'''

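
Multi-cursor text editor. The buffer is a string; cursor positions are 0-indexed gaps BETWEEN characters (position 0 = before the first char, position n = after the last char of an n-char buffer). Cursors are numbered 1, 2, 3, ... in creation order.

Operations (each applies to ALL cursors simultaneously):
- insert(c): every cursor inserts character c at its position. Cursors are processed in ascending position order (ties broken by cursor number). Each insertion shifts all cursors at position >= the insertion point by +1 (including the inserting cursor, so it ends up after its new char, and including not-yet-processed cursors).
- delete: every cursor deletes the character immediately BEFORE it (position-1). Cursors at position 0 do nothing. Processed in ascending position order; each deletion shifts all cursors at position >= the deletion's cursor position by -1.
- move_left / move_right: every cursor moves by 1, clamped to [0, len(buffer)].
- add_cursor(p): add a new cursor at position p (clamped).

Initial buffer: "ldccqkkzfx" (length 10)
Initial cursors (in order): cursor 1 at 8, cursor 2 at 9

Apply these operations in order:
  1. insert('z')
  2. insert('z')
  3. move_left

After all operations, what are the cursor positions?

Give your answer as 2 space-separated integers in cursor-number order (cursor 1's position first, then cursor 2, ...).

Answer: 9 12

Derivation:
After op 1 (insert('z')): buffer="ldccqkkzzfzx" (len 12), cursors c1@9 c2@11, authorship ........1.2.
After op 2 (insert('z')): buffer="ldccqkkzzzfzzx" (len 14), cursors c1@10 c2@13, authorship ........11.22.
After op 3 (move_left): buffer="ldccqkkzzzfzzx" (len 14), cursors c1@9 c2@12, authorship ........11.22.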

'''

* _Exercise brief_
Word for word, the whole listing should be given again.

* _Answer to the problem_
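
Multi-cursor text editor. The buffer is a string; cursor positions are 0-indexed gaps BETWEEN characters (position 0 = before the first char, position n = after the last char of an n-char buffer). Cursors are numbered 1, 2, 3, ... in creation order.

Operations (each applies to ALL cursors simultaneously):
- insert(c): every cursor inserts character c at its position. Cursors are processed in ascending position order (ties broken by cursor number). Each insertion shifts all cursors at position >= the insertion point by +1 (including the inserting cursor, so it ends up after its new char, and including not-yet-processed cursors).
- delete: every cursor deletes the character immediately BEFORE it (position-1). Cursors at position 0 do nothing. Processed in ascending position order; each deletion shifts all cursors at position >= the deletion's cursor position by -1.
- move_left / move_right: every cursor moves by 1, clamped to [0, len(buffer)].
- add_cursor(p): add a new cursor at position p (clamped).

Initial buffer: "ldccqkkzfx" (length 10)
Initial cursors (in order): cursor 1 at 8, cursor 2 at 9

Apply these operations in order:
  1. insert('z')
  2. insert('z')
  3. move_left

After all operations, what are the cursor positions?

Give your answer as 2 space-separated integers in cursor-number order (cursor 1's position first, then cursor 2, ...).

Answer: 9 12

Derivation:
After op 1 (insert('z')): buffer="ldccqkkzzfzx" (len 12), cursors c1@9 c2@11, authorship ........1.2.
After op 2 (insert('z')): buffer="ldccqkkzzzfzzx" (len 14), cursors c1@10 c2@13, authorship ........11.22.
After op 3 (move_left): buffer="ldccqkkzzzfzzx" (len 14), cursors c1@9 c2@12, authorship ........11.22.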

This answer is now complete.